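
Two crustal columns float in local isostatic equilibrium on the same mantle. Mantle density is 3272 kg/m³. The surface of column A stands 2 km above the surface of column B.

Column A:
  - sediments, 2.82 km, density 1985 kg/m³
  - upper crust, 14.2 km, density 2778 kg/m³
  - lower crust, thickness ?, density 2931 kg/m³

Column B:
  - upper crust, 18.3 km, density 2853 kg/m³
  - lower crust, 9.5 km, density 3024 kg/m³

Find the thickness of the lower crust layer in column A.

Take the compensation level at the base of the deeper column (depth z_c below the surface of column A) and equate Σ ρ_i t_i down to z_c; mantle fills any gap and the z_c terms cancel.
Column A: 2.82×1985 + 14.2×2778 + x×2931 + (z_c − 17.02 − x)×3272
Column B: 2×0 + 18.3×2853 + 9.5×3024 + (z_c − 2 − 27.8)×3272
The z_c×3272 term appears on both sides and cancels. Collect the known terms of each column as K = Σ(ρt)_known − 3272 × (depth of known layers): K_A = 45045.3 − 3272×17.02 = −10644.14; K_B = 80937.9 − 3272×(2 + 27.8) = −16567.7.
Balance: K_A − x×(3272 − 2931) = K_B, so x = (K_A − K_B)/(3272 − 2931) = 5923.56/341 = 17.4 km.

17.4 km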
☆ ☆ ☆
■ WHAT THE EXERCISE ASKS ■
Only the lines from the one containing "Find the thickness" through the final line of the material should be printed, each word for word. Both of those lines count.

■ EXERCISE ANSWER ■
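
Find the thickness of the lower crust layer in column A.

Take the compensation level at the base of the deeper column (depth z_c below the surface of column A) and equate Σ ρ_i t_i down to z_c; mantle fills any gap and the z_c terms cancel.
Column A: 2.82×1985 + 14.2×2778 + x×2931 + (z_c − 17.02 − x)×3272
Column B: 2×0 + 18.3×2853 + 9.5×3024 + (z_c − 2 − 27.8)×3272
The z_c×3272 term appears on both sides and cancels. Collect the known terms of each column as K = Σ(ρt)_known − 3272 × (depth of known layers): K_A = 45045.3 − 3272×17.02 = −10644.14; K_B = 80937.9 − 3272×(2 + 27.8) = −16567.7.
Balance: K_A − x×(3272 − 2931) = K_B, so x = (K_A − K_B)/(3272 − 2931) = 5923.56/341 = 17.4 km.

17.4 km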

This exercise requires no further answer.